= Beginning of Section =

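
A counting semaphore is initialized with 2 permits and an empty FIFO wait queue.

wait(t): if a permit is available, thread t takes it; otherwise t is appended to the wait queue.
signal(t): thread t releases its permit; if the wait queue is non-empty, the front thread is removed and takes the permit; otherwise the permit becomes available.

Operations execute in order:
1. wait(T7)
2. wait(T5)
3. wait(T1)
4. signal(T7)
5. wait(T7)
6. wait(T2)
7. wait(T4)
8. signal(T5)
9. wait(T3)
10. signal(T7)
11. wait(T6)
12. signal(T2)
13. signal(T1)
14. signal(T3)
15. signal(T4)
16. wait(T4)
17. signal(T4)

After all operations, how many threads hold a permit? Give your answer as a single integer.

Step 1: wait(T7) -> count=1 queue=[] holders={T7}
Step 2: wait(T5) -> count=0 queue=[] holders={T5,T7}
Step 3: wait(T1) -> count=0 queue=[T1] holders={T5,T7}
Step 4: signal(T7) -> count=0 queue=[] holders={T1,T5}
Step 5: wait(T7) -> count=0 queue=[T7] holders={T1,T5}
Step 6: wait(T2) -> count=0 queue=[T7,T2] holders={T1,T5}
Step 7: wait(T4) -> count=0 queue=[T7,T2,T4] holders={T1,T5}
Step 8: signal(T5) -> count=0 queue=[T2,T4] holders={T1,T7}
Step 9: wait(T3) -> count=0 queue=[T2,T4,T3] holders={T1,T7}
Step 10: signal(T7) -> count=0 queue=[T4,T3] holders={T1,T2}
Step 11: wait(T6) -> count=0 queue=[T4,T3,T6] holders={T1,T2}
Step 12: signal(T2) -> count=0 queue=[T3,T6] holders={T1,T4}
Step 13: signal(T1) -> count=0 queue=[T6] holders={T3,T4}
Step 14: signal(T3) -> count=0 queue=[] holders={T4,T6}
Step 15: signal(T4) -> count=1 queue=[] holders={T6}
Step 16: wait(T4) -> count=0 queue=[] holders={T4,T6}
Step 17: signal(T4) -> count=1 queue=[] holders={T6}
Final holders: {T6} -> 1 thread(s)

Answer: 1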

= End of Section =

Problem statement |
Copy every line from the entries that contains the word "available".

Output below |
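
wait(t): if a permit is available, thread t takes it; otherwise t is appended to the wait queue.
signal(t): thread t releases its permit; if the wait queue is non-empty, the front thread is removed and takes the permit; otherwise the permit becomes available.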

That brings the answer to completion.